_EXERCISE DATA_
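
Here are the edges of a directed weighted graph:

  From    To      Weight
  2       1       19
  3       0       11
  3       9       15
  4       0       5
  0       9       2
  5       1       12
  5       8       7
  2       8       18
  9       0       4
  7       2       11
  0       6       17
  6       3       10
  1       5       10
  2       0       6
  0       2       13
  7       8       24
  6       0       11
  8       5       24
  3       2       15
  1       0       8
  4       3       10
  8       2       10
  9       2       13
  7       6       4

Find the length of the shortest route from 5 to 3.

47

Candidate routes:
5 → 1 → 0 → 6 → 3: 12+8+17+10 = 47
5 → 8 → 2 → 0 → 6 → 3: 7+10+6+17+10 = 50
The minimum is 47 via 5 → 1 → 0 → 6 → 3.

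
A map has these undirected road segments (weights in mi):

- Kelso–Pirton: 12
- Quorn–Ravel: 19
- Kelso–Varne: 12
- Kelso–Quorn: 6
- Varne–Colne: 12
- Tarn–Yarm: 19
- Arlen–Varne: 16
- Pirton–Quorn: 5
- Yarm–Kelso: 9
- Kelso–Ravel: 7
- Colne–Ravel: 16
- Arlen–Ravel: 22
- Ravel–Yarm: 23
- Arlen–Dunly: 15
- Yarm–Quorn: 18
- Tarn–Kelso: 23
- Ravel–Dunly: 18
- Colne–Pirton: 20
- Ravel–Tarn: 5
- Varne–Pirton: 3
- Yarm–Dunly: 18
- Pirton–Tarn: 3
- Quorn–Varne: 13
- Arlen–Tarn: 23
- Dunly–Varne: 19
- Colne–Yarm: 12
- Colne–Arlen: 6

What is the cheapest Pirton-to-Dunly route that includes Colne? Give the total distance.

Shortest Pirton→Colne: Pirton → Varne → Colne = 15
Best Colne to Dunly: Colne → Arlen → Dunly costing 21
Total via Colne: 15 + 21 = 36 mi.

36 mi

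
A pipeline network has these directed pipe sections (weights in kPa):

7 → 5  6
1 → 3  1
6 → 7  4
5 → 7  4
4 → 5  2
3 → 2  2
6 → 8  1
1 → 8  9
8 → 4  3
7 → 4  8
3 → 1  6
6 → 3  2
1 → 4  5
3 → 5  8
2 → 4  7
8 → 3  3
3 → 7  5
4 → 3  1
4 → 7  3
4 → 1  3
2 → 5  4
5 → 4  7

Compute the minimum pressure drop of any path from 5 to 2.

Enumerating some paths:
5 - 7 - 4 - 3 - 2: 4+8+1+2 = 15
5 - 7 - 4 - 1 - 3 - 2: 4+8+3+1+2 = 18
5 - 4 - 1 - 3 - 2: 7+3+1+2 = 13
5 - 4 - 3 - 2: 7+1+2 = 10
Cheapest is 5 - 4 - 3 - 2 at 10 kPa.

10 kPa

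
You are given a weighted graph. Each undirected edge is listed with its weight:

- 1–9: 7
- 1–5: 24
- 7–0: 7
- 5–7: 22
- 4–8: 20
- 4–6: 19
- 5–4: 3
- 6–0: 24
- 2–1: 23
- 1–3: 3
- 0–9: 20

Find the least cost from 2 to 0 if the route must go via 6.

93

Best 2 to 6: 2–1–5–4–6 costing 69
Shortest 6→0: 6–0 = 24
Total via 6: 69 + 24 = 93.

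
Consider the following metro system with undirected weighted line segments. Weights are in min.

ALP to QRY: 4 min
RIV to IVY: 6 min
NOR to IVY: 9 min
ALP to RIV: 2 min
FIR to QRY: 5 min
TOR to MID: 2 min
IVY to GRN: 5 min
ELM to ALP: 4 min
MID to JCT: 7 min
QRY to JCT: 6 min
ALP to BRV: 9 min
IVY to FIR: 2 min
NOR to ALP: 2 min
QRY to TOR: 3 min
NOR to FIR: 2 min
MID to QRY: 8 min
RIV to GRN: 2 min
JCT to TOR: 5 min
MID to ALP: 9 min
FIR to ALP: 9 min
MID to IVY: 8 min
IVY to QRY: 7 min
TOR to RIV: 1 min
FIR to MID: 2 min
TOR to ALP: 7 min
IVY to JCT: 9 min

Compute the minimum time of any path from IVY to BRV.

Shortest distances from IVY:
IVY: 0
FIR: 2  (via IVY)
MID: 4  (via FIR)
NOR: 4  (via FIR)
GRN: 5  (via IVY)
TOR: 6  (via MID)
ALP: 6  (via NOR)
RIV: 6  (via IVY)
QRY: 7  (via IVY)
JCT: 9  (via IVY)
ELM: 10  (via ALP)
BRV: 15  (via ALP)
Shortest route: IVY–FIR–NOR–ALP–BRV = 15 min.

15 min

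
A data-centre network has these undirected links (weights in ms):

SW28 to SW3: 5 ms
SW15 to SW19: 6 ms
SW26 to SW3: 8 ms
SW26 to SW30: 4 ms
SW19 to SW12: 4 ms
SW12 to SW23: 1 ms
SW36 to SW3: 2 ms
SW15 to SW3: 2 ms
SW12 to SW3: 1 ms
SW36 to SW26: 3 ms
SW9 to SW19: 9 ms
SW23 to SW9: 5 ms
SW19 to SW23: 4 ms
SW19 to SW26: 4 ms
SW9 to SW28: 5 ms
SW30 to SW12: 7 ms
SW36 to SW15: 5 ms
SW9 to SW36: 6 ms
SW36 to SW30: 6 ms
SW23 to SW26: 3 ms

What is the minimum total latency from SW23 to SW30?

Shortest distances from SW23:
SW23: 0
SW12: 1  (via SW23)
SW3: 2  (via SW12)
SW26: 3  (via SW23)
SW19: 4  (via SW23)
SW36: 4  (via SW3)
SW15: 4  (via SW3)
SW9: 5  (via SW23)
SW28: 7  (via SW3)
SW30: 7  (via SW26)
Shortest route: SW23–SW26–SW30 = 7 ms.

7 ms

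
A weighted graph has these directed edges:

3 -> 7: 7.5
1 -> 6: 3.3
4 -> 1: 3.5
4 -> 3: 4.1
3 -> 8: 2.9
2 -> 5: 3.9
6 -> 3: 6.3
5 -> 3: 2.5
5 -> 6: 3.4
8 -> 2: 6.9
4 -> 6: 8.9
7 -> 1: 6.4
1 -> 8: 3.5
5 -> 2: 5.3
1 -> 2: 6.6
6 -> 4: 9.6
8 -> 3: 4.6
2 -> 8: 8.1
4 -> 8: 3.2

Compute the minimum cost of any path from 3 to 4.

Running Dijkstra from 3:
3: 0
8: 2.9  (via 3)
7: 7.5  (via 3)
2: 9.8  (via 8)
5: 13.7  (via 2)
1: 13.9  (via 7)
6: 17.1  (via 5)
4: 26.7  (via 6)
Shortest route: 3 → 8 → 2 → 5 → 6 → 4 = 26.7.

26.7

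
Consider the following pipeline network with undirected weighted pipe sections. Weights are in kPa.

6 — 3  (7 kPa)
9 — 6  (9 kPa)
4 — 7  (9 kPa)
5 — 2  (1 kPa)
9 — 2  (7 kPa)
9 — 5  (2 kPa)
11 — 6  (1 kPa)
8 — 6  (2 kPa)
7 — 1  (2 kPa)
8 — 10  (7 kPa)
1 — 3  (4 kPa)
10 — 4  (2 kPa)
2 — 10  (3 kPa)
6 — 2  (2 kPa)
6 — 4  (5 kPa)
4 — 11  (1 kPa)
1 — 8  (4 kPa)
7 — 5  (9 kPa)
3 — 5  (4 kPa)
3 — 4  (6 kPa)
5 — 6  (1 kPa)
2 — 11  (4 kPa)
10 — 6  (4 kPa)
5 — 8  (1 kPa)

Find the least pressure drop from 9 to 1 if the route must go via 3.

10 kPa

Shortest 9→3: 9 → 5 → 3 = 6
Best 3 to 1: 3 → 1 costing 4
Total via 3: 6 + 4 = 10 kPa.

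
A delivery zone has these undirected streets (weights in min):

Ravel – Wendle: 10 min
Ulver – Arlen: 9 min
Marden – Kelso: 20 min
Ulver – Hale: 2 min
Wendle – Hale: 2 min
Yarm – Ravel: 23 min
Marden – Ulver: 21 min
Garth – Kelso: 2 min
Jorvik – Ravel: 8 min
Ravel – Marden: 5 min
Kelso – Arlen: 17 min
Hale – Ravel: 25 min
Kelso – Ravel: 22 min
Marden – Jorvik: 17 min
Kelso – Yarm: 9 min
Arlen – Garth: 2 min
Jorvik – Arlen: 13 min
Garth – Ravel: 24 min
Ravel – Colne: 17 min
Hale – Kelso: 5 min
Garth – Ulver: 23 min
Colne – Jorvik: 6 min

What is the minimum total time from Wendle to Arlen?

Candidate routes:
Wendle → Hale → Ulver → Arlen: 2+2+9 = 13
Wendle → Hale → Kelso → Garth → Arlen: 2+5+2+2 = 11
Cheapest is Wendle → Hale → Kelso → Garth → Arlen at 11 min.

11 min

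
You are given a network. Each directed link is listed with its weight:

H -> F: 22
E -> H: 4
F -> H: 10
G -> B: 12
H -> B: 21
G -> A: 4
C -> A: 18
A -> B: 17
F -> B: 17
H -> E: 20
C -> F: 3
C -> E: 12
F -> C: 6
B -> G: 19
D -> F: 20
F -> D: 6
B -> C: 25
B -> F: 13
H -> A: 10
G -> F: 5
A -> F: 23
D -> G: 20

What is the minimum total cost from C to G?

29

Settle nodes by increasing distance from C:
C: 0
F: 3  (via C)
D: 9  (via F)
E: 12  (via C)
H: 13  (via F)
A: 18  (via C)
B: 20  (via F)
G: 29  (via D)
Shortest route: C–F–D–G = 29.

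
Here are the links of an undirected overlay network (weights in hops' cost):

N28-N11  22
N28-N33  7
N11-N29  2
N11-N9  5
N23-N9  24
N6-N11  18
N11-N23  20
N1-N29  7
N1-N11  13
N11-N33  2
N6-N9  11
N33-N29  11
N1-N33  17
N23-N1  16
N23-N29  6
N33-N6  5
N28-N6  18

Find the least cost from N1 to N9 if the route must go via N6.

27 hops' cost

Shortest N1→N6: N1 → N29 → N11 → N33 → N6 = 16
Best N6 to N9: N6 → N9 costing 11
Total via N6: 16 + 11 = 27 hops' cost.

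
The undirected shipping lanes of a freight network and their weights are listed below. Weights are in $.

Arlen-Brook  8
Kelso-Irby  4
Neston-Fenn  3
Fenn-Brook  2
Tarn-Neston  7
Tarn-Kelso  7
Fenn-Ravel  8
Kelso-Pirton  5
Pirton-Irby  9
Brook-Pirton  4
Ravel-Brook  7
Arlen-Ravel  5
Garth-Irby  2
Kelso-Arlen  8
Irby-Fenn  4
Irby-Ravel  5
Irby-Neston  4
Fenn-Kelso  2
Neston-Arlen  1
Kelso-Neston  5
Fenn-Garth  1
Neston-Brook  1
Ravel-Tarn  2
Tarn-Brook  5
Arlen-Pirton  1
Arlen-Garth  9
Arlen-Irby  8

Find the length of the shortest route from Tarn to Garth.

Candidate routes:
Tarn - Brook - Fenn - Garth: 5+2+1 = 8
Tarn - Ravel - Irby - Garth: 2+5+2 = 9
Tarn - Kelso - Fenn - Garth: 7+2+1 = 10
Tarn - Brook - Neston - Fenn - Garth: 5+1+3+1 = 10
The minimum is $8 via Tarn - Brook - Fenn - Garth.

$8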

_WORK TASK_
Your reply should be one number, the count of lines in the data that include the word "given".

_RESPONSE AREA_
2